In the records below, locate the line containing "A hat has 6"; output that line and every following line through the last, exactly.

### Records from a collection
:::

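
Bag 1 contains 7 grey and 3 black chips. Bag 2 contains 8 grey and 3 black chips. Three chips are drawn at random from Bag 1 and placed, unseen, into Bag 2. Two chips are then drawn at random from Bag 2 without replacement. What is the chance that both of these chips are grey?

Condition on how many of the transferred chips are grey (from Bag 1: 7 grey of 10; then Bag 2 has 14 total).
  0 grey: C(7,0)C(3,3)/C(10,3) = 1/120; then P = C(8,2)/C(14,2) = 4/13
  1 grey: C(7,1)C(3,2)/C(10,3) = 7/40; then P = C(9,2)/C(14,2) = 36/91
  2 grey: C(7,2)C(3,1)/C(10,3) = 21/40; then P = C(10,2)/C(14,2) = 45/91
  3 grey: C(7,3)C(3,0)/C(10,3) = 7/24; then P = C(11,2)/C(14,2) = 55/91
P(both grey) = 33/65 ≈ 0.5077.

33/65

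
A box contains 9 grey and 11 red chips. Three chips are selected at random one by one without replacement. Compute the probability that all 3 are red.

Unordered draws without replacement: count favorable combinations over C(20,3).
Favorable = C(9,0) · C(11,3) = 165; total = C(20,3) = 1140.
P = 165/1140 = 11/76 ≈ 0.1447.

11/76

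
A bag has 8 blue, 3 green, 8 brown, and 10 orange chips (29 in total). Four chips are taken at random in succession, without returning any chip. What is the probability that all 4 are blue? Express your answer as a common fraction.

Unordered draws without replacement: count favorable combinations over C(29,4).
Favorable = C(8,4) · C(3,0) · C(8,0) · C(10,0) = 70; total = C(29,4) = 23751.
P = 70/23751 = 10/3393 ≈ 0.0029.

10/3393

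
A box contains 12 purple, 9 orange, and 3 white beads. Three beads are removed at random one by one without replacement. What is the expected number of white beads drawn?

3/8

By linearity of expectation, E[X] = Σ P(draw i is white); by symmetry each draw (even without replacement) has P(white) = 3/24.
E[X] = 3 · 3/24 = 3/8 ≈ 0.3750.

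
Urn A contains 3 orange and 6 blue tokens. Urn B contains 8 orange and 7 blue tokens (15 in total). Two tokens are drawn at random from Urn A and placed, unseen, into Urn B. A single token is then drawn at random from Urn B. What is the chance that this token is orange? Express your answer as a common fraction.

Condition on how many of the transferred tokens are orange (from Urn A: 3 orange of 9; then Urn B has 17 total).
  0 orange: C(3,0)C(6,2)/C(9,2) = 5/12; then P = 8/17
  1 orange: C(3,1)C(6,1)/C(9,2) = 1/2; then P = 9/17
  2 orange: C(3,2)C(6,0)/C(9,2) = 1/12; then P = 10/17
P(orange from Urn B) = 26/51 ≈ 0.5098.

26/51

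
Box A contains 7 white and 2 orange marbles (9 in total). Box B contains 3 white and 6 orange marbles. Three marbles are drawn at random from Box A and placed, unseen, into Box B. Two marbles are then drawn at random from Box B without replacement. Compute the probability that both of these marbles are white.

47/264

Condition on how many of the transferred marbles are white (from Box A: 7 white of 9; then Box B has 12 total).
  1 white: C(7,1)C(2,2)/C(9,3) = 1/12; then P = C(4,2)/C(12,2) = 1/11
  2 white: C(7,2)C(2,1)/C(9,3) = 1/2; then P = C(5,2)/C(12,2) = 5/33
  3 white: C(7,3)C(2,0)/C(9,3) = 5/12; then P = C(6,2)/C(12,2) = 5/22
P(both white) = 47/264 ≈ 0.1780.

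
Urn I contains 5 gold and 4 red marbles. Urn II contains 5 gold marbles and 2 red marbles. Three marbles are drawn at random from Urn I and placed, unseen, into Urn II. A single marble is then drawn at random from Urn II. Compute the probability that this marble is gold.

2/3

Condition on how many of the transferred marbles are gold (from Urn I: 5 gold of 9; then Urn II has 10 total).
  0 gold: C(5,0)C(4,3)/C(9,3) = 1/21; then P = 5/10
  1 gold: C(5,1)C(4,2)/C(9,3) = 5/14; then P = 6/10
  2 gold: C(5,2)C(4,1)/C(9,3) = 10/21; then P = 7/10
  3 gold: C(5,3)C(4,0)/C(9,3) = 5/42; then P = 8/10
P(gold from Urn II) = 2/3 ≈ 0.6667.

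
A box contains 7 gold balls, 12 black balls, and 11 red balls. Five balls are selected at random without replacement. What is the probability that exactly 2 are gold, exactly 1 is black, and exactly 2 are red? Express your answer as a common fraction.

Unordered draws without replacement: count favorable combinations over C(30,5).
Favorable = C(7,2) · C(12,1) · C(11,2) = 13860; total = C(30,5) = 142506.
P = 13860/142506 = 110/1131 ≈ 0.0973.

110/1131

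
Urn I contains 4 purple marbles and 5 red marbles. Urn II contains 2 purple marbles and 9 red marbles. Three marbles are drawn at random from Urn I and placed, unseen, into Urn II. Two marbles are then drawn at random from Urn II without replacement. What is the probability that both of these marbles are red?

Condition on how many of the transferred marbles are red (from Urn I: 5 red of 9; then Urn II has 14 total).
  0 red: C(5,0)C(4,3)/C(9,3) = 1/21; then P = C(9,2)/C(14,2) = 36/91
  1 red: C(5,1)C(4,2)/C(9,3) = 5/14; then P = C(10,2)/C(14,2) = 45/91
  2 red: C(5,2)C(4,1)/C(9,3) = 10/21; then P = C(11,2)/C(14,2) = 55/91
  3 red: C(5,3)C(4,0)/C(9,3) = 5/42; then P = C(12,2)/C(14,2) = 66/91
P(both red) = 311/546 ≈ 0.5696.

311/546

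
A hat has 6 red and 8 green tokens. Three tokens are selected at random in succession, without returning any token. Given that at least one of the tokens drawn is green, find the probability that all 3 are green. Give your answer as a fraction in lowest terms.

P(all 3 green) = C(8,3)/C(14,3) = 2/13; P(at least one green) = 1 − C(6,3)/C(14,3) = 86/91.
Since 'all 3 green' ⊆ 'at least one green', P(all 3 | at least one) = 2/13 / 86/91 = 7/43 ≈ 0.1628.

7/43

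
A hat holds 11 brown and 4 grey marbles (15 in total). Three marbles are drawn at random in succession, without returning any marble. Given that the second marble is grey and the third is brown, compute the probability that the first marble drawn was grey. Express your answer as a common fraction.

P(first=grey and the second marble is grey and the third is brown) = (4/15)·(3/14)·(11/13) = 22/455.
P(E) = Σ over first color = 44/273 + 22/455 = 22/105.
By Bayes, P(first=grey | E) = 22/455 / 22/105 = 3/13 ≈ 0.2308.

3/13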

:::

### Completed exercise
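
A hat has 6 red and 8 green tokens. Three tokens are selected at random in succession, without returning any token. Given that at least one of the tokens drawn is green, find the probability that all 3 are green. Give your answer as a fraction in lowest terms.

P(all 3 green) = C(8,3)/C(14,3) = 2/13; P(at least one green) = 1 − C(6,3)/C(14,3) = 86/91.
Since 'all 3 green' ⊆ 'at least one green', P(all 3 | at least one) = 2/13 / 86/91 = 7/43 ≈ 0.1628.

7/43

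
A hat holds 11 brown and 4 grey marbles (15 in total). Three marbles are drawn at random in succession, without returning any marble. Given that the second marble is grey and the third is brown, compute the probability that the first marble drawn was grey. Express your answer as a common fraction.

P(first=grey and the second marble is grey and the third is brown) = (4/15)·(3/14)·(11/13) = 22/455.
P(E) = Σ over first color = 44/273 + 22/455 = 22/105.
By Bayes, P(first=grey | E) = 22/455 / 22/105 = 3/13 ≈ 0.2308.

3/13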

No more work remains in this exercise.